**Exercise directions:**
Among the records that follow, find the line with "During an automated" and the line with "v7: integer in [0..5]". Set down those lines and all lines between them exactly, without adding anything.

◇ ◇ ◇ ◇

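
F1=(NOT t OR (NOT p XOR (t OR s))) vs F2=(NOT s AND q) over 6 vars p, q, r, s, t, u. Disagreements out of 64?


F1 = (NOT t OR (NOT p XOR (t OR s)))
F2 = (NOT s AND q)
Evaluate both on each of 64 rows (bits = p,q,r,s,t,u):
  row 0 [000000]: F1=1 F2=0 (differ) -> 1
  row 1 [000001]: F1=1 F2=0 (differ) -> 1
  row 2 [000010]: F1=0 F2=0 -> 0
  row 3 [000011]: F1=0 F2=0 -> 0
  row 4 [000100]: F1=1 F2=0 (differ) -> 1
  (every remaining row is evaluated the same way; all 64 results are listed next)
Full result column, 8 rows per line (p,q,r fixed per line; s,t,u runs 000..111 left to right):
  rows 0-7 [p,q,r=000]: 11001100  (ones: 4)
  rows 8-15 [p,q,r=001]: 11001100  (ones: 4)
  rows 16-23 [p,q,r=010]: 00111100  (ones: 4)
  rows 24-31 [p,q,r=011]: 00111100  (ones: 4)
  rows 32-39 [p,q,r=100]: 11111111  (ones: 8)
  rows 40-47 [p,q,r=101]: 11111111  (ones: 8)
  rows 48-55 [p,q,r=110]: 00001111  (ones: 4)
  rows 56-63 [p,q,r=111]: 00001111  (ones: 4)
Disagreements = 4+4+4+4+8+8+4+4 = 40

40


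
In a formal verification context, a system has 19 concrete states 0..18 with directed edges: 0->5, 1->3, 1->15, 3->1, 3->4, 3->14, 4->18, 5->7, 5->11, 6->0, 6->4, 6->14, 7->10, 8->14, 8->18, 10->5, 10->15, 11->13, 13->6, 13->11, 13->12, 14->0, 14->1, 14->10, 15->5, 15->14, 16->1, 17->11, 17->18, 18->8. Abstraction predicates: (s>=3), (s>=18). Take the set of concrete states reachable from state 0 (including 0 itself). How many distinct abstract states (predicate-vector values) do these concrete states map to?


BFS from 0:
Concrete reachable: {0, 1, 3, 4, 5, 6, 7, 8, 10, 11, 12, 13, 14, 15, 18}
Abstract via predicates (s>=3), (s>=18):
  (0,0) <- {0, 1}
  (1,0) <- {3, 4, 5, 6, 7, 8, 10, 11, 12, 13, 14, 15}
  (1,1) <- {18}
Distinct abstract states = 3

3


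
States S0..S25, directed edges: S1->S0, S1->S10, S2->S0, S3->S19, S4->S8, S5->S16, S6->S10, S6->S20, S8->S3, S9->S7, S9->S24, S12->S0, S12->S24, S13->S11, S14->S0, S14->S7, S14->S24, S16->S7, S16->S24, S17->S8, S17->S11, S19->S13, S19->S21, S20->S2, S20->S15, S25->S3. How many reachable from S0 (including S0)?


BFS from S0:
  layer 0: {S0}
Reachable set: {S0}
Count = 1

1


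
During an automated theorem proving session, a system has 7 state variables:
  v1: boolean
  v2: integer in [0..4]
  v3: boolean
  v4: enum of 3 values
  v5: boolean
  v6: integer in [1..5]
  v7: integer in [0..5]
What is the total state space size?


State space = product of domain sizes of all variables.
Domain sizes:
  v1 (boolean): 2
  v2 (integer in [0..4]): 5
  v3 (boolean): 2
  v4 (enum of 3 values): 3
  v5 (boolean): 2
  v6 (integer in [1..5]): 5
  v7 (integer in [0..5]): 6
Product = 2 * 5 * 2 * 3 * 2 * 5 * 6 = 3600

3600


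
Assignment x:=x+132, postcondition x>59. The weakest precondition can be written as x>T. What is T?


Formula: wp(x:=E, P) = P[E/x] (substitute E for x in postcondition)
Step 1: Postcondition: x>59
Step 2: Substitute x+132 for x: x+132>59
Step 3: Solve for x: x > 59-132 = -73

-73


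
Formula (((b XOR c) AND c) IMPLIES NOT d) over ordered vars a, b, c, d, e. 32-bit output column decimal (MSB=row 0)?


Formula: (((b XOR c) AND c) IMPLIES NOT d) over a, b, c, d, e (32 rows)
Evaluate each row (bits = a,b,c,d,e, MSB first):
  row 0 [00000]: (((0 XOR 0) AND 0) IMPLIES NOT 0) -> 1
  row 1 [00001]: (((0 XOR 0) AND 0) IMPLIES NOT 0) -> 1
  row 2 [00010]: (((0 XOR 0) AND 0) IMPLIES NOT 1) -> 1
  row 3 [00011]: (((0 XOR 0) AND 0) IMPLIES NOT 1) -> 1
  row 4 [00100]: (((0 XOR 1) AND 1) IMPLIES NOT 0) -> 1
  row 5 [00101]: (((0 XOR 1) AND 1) IMPLIES NOT 0) -> 1
  row 6 [00110]: (((0 XOR 1) AND 1) IMPLIES NOT 1) -> 0
  row 7 [00111]: (((0 XOR 1) AND 1) IMPLIES NOT 1) -> 0
  row 8 [01000]: (((1 XOR 0) AND 0) IMPLIES NOT 0) -> 1
  row 9 [01001]: (((1 XOR 0) AND 0) IMPLIES NOT 0) -> 1
  row 10 [01010]: (((1 XOR 0) AND 0) IMPLIES NOT 1) -> 1
  row 11 [01011]: (((1 XOR 0) AND 0) IMPLIES NOT 1) -> 1
  row 12 [01100]: (((1 XOR 1) AND 1) IMPLIES NOT 0) -> 1
  row 13 [01101]: (((1 XOR 1) AND 1) IMPLIES NOT 0) -> 1
  row 14 [01110]: (((1 XOR 1) AND 1) IMPLIES NOT 1) -> 1
  row 15 [01111]: (((1 XOR 1) AND 1) IMPLIES NOT 1) -> 1
  row 16 [10000]: (((0 XOR 0) AND 0) IMPLIES NOT 0) -> 1
  row 17 [10001]: (((0 XOR 0) AND 0) IMPLIES NOT 0) -> 1
  row 18 [10010]: (((0 XOR 0) AND 0) IMPLIES NOT 1) -> 1
  row 19 [10011]: (((0 XOR 0) AND 0) IMPLIES NOT 1) -> 1
  row 20 [10100]: (((0 XOR 1) AND 1) IMPLIES NOT 0) -> 1
  row 21 [10101]: (((0 XOR 1) AND 1) IMPLIES NOT 0) -> 1
  row 22 [10110]: (((0 XOR 1) AND 1) IMPLIES NOT 1) -> 0
  row 23 [10111]: (((0 XOR 1) AND 1) IMPLIES NOT 1) -> 0
  row 24 [11000]: (((1 XOR 0) AND 0) IMPLIES NOT 0) -> 1
  row 25 [11001]: (((1 XOR 0) AND 0) IMPLIES NOT 0) -> 1
  row 26 [11010]: (((1 XOR 0) AND 0) IMPLIES NOT 1) -> 1
  row 27 [11011]: (((1 XOR 0) AND 0) IMPLIES NOT 1) -> 1
  row 28 [11100]: (((1 XOR 1) AND 1) IMPLIES NOT 0) -> 1
  row 29 [11101]: (((1 XOR 1) AND 1) IMPLIES NOT 0) -> 1
  row 30 [11110]: (((1 XOR 1) AND 1) IMPLIES NOT 1) -> 1
  row 31 [11111]: (((1 XOR 1) AND 1) IMPLIES NOT 1) -> 1
Full result column, 4 rows per line (a,b,c fixed per line; d,e runs 00..11 left to right):
  rows 0-3 [a,b,c=000]: 1111  = hex F
  rows 4-7 [a,b,c=001]: 1100  = hex C
  rows 8-11 [a,b,c=010]: 1111  = hex F
  rows 12-15 [a,b,c=011]: 1111  = hex F
  rows 16-19 [a,b,c=100]: 1111  = hex F
  rows 20-23 [a,b,c=101]: 1100  = hex C
  rows 24-27 [a,b,c=110]: 1111  = hex F
  rows 28-31 [a,b,c=111]: 1111  = hex F
Output column (row 0 .. row 31) = 11111100111111111111110011111111
Output column grouped in 4s = 1111 1100 1111 1111 1111 1100 1111 1111 = 0xFCFFFCFF
Convert to decimal digit by digit (value = value*16 + digit):
  F -> 15
  15*16 + 12 (C) = 252
  252*16 + 15 (F) = 4047
  4047*16 + 15 (F) = 64767
  64767*16 + 15 (F) = 1036287
  1036287*16 + 12 (C) = 16580604
  16580604*16 + 15 (F) = 265289679
  265289679*16 + 15 (F) = 4244634879
Decimal = 4244634879

4244634879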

◇ ◇ ◇ ◇

**Response area:**
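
During an automated theorem proving session, a system has 7 state variables:
  v1: boolean
  v2: integer in [0..4]
  v3: boolean
  v4: enum of 3 values
  v5: boolean
  v6: integer in [1..5]
  v7: integer in [0..5]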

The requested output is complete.